— Problem description —
Repeat the whole listing below, word for word.

— Task input —
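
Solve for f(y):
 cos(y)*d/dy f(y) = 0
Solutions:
 f(y) = C1


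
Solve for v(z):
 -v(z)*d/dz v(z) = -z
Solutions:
 v(z) = -sqrt(C1 + z^2)
 v(z) = sqrt(C1 + z^2)


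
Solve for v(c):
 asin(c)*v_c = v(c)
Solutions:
 v(c) = C1*exp(Integral(1/asin(c), c))


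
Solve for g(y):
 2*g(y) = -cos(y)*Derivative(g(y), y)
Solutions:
 g(y) = C1*(sin(y) - 1)/(sin(y) + 1)


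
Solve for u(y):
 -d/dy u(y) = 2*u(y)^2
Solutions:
 u(y) = 1/(C1 + 2*y)


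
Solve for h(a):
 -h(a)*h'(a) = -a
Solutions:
 h(a) = -sqrt(C1 + a^2)
 h(a) = sqrt(C1 + a^2)


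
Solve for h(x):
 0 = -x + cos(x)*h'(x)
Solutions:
 h(x) = C1 + Integral(x/cos(x), x)


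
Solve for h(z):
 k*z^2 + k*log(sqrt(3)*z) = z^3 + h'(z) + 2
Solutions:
 h(z) = C1 + k*z^3/3 + k*z*log(z) - k*z + k*z*log(3)/2 - z^4/4 - 2*z


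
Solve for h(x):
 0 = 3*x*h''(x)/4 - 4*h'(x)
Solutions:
 h(x) = C1 + C2*x^(19/3)


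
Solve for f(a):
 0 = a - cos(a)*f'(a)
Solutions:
 f(a) = C1 + Integral(a/cos(a), a)


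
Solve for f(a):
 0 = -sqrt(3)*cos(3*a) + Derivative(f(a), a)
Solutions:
 f(a) = C1 + sqrt(3)*sin(3*a)/3


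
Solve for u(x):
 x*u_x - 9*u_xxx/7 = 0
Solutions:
 u(x) = C1 + Integral(C2*airyai(21^(1/3)*x/3) + C3*airybi(21^(1/3)*x/3), x)


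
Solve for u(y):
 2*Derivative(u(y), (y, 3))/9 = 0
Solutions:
 u(y) = C1 + C2*y + C3*y^2


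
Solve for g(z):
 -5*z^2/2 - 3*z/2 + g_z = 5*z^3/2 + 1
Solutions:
 g(z) = C1 + 5*z^4/8 + 5*z^3/6 + 3*z^2/4 + z


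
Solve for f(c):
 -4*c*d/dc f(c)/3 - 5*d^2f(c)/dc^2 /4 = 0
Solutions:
 f(c) = C1 + C2*erf(2*sqrt(30)*c/15)


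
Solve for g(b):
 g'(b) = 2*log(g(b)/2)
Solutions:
 Integral(1/(-log(_y) + log(2)), (_y, g(b)))/2 = C1 - b


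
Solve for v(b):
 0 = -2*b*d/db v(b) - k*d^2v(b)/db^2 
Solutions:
 v(b) = C1 + C2*sqrt(k)*erf(b*sqrt(1/k))


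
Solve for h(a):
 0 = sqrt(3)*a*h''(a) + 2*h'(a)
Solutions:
 h(a) = C1 + C2*a^(1 - 2*sqrt(3)/3)


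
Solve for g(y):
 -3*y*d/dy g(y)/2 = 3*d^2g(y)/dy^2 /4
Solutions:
 g(y) = C1 + C2*erf(y)


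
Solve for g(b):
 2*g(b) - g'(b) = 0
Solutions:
 g(b) = C1*exp(2*b)


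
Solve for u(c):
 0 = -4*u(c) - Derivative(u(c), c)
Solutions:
 u(c) = C1*exp(-4*c)


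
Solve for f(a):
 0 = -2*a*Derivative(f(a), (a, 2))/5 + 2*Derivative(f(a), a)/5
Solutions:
 f(a) = C1 + C2*a^2


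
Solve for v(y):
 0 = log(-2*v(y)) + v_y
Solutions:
 Integral(1/(log(-_y) + log(2)), (_y, v(y))) = C1 - y


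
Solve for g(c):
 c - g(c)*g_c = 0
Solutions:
 g(c) = -sqrt(C1 + c^2)
 g(c) = sqrt(C1 + c^2)


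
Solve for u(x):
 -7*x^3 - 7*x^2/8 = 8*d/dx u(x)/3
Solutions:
 u(x) = C1 - 21*x^4/32 - 7*x^3/64


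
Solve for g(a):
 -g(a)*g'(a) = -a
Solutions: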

— Output for this exercise —
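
Solve for f(y):
 cos(y)*d/dy f(y) = 0
Solutions:
 f(y) = C1


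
Solve for v(z):
 -v(z)*d/dz v(z) = -z
Solutions:
 v(z) = -sqrt(C1 + z^2)
 v(z) = sqrt(C1 + z^2)


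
Solve for v(c):
 asin(c)*v_c = v(c)
Solutions:
 v(c) = C1*exp(Integral(1/asin(c), c))


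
Solve for g(y):
 2*g(y) = -cos(y)*Derivative(g(y), y)
Solutions:
 g(y) = C1*(sin(y) - 1)/(sin(y) + 1)


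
Solve for u(y):
 -d/dy u(y) = 2*u(y)^2
Solutions:
 u(y) = 1/(C1 + 2*y)


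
Solve for h(a):
 -h(a)*h'(a) = -a
Solutions:
 h(a) = -sqrt(C1 + a^2)
 h(a) = sqrt(C1 + a^2)


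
Solve for h(x):
 0 = -x + cos(x)*h'(x)
Solutions:
 h(x) = C1 + Integral(x/cos(x), x)


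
Solve for h(z):
 k*z^2 + k*log(sqrt(3)*z) = z^3 + h'(z) + 2
Solutions:
 h(z) = C1 + k*z^3/3 + k*z*log(z) - k*z + k*z*log(3)/2 - z^4/4 - 2*z


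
Solve for h(x):
 0 = 3*x*h''(x)/4 - 4*h'(x)
Solutions:
 h(x) = C1 + C2*x^(19/3)


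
Solve for f(a):
 0 = a - cos(a)*f'(a)
Solutions:
 f(a) = C1 + Integral(a/cos(a), a)


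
Solve for f(a):
 0 = -sqrt(3)*cos(3*a) + Derivative(f(a), a)
Solutions:
 f(a) = C1 + sqrt(3)*sin(3*a)/3


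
Solve for u(x):
 x*u_x - 9*u_xxx/7 = 0
Solutions:
 u(x) = C1 + Integral(C2*airyai(21^(1/3)*x/3) + C3*airybi(21^(1/3)*x/3), x)


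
Solve for u(y):
 2*Derivative(u(y), (y, 3))/9 = 0
Solutions:
 u(y) = C1 + C2*y + C3*y^2


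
Solve for g(z):
 -5*z^2/2 - 3*z/2 + g_z = 5*z^3/2 + 1
Solutions:
 g(z) = C1 + 5*z^4/8 + 5*z^3/6 + 3*z^2/4 + z


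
Solve for f(c):
 -4*c*d/dc f(c)/3 - 5*d^2f(c)/dc^2 /4 = 0
Solutions:
 f(c) = C1 + C2*erf(2*sqrt(30)*c/15)


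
Solve for g(b):
 g'(b) = 2*log(g(b)/2)
Solutions:
 Integral(1/(-log(_y) + log(2)), (_y, g(b)))/2 = C1 - b


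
Solve for v(b):
 0 = -2*b*d/db v(b) - k*d^2v(b)/db^2 
Solutions:
 v(b) = C1 + C2*sqrt(k)*erf(b*sqrt(1/k))


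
Solve for h(a):
 0 = sqrt(3)*a*h''(a) + 2*h'(a)
Solutions:
 h(a) = C1 + C2*a^(1 - 2*sqrt(3)/3)


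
Solve for g(y):
 -3*y*d/dy g(y)/2 = 3*d^2g(y)/dy^2 /4
Solutions:
 g(y) = C1 + C2*erf(y)


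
Solve for g(b):
 2*g(b) - g'(b) = 0
Solutions:
 g(b) = C1*exp(2*b)


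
Solve for u(c):
 0 = -4*u(c) - Derivative(u(c), c)
Solutions:
 u(c) = C1*exp(-4*c)


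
Solve for f(a):
 0 = -2*a*Derivative(f(a), (a, 2))/5 + 2*Derivative(f(a), a)/5
Solutions:
 f(a) = C1 + C2*a^2


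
Solve for v(y):
 0 = log(-2*v(y)) + v_y
Solutions:
 Integral(1/(log(-_y) + log(2)), (_y, v(y))) = C1 - y


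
Solve for g(c):
 c - g(c)*g_c = 0
Solutions:
 g(c) = -sqrt(C1 + c^2)
 g(c) = sqrt(C1 + c^2)


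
Solve for u(x):
 -7*x^3 - 7*x^2/8 = 8*d/dx u(x)/3
Solutions:
 u(x) = C1 - 21*x^4/32 - 7*x^3/64


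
Solve for g(a):
 -g(a)*g'(a) = -a
Solutions: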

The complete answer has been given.